+++ Extracted records

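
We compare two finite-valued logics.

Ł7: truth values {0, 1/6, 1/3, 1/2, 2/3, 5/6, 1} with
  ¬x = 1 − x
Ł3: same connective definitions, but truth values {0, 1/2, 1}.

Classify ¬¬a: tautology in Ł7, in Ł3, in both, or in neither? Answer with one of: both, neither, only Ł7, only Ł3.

neither

In Ł7: at a = 0 the value is 0 — not a tautology.
In Ł3: at a = 0 the value is 0 — not a tautology.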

++++++

About this exercise:
Give exactly, and nothing besides, the lines from the one in which "Classify ¬¬a: tautology" occurs through the end of the records.

Task response:
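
Classify ¬¬a: tautology in Ł7, in Ł3, in both, or in neither? Answer with one of: both, neither, only Ł7, only Ł3.

neither

In Ł7: at a = 0 the value is 0 — not a tautology.
In Ł3: at a = 0 the value is 0 — not a tautology.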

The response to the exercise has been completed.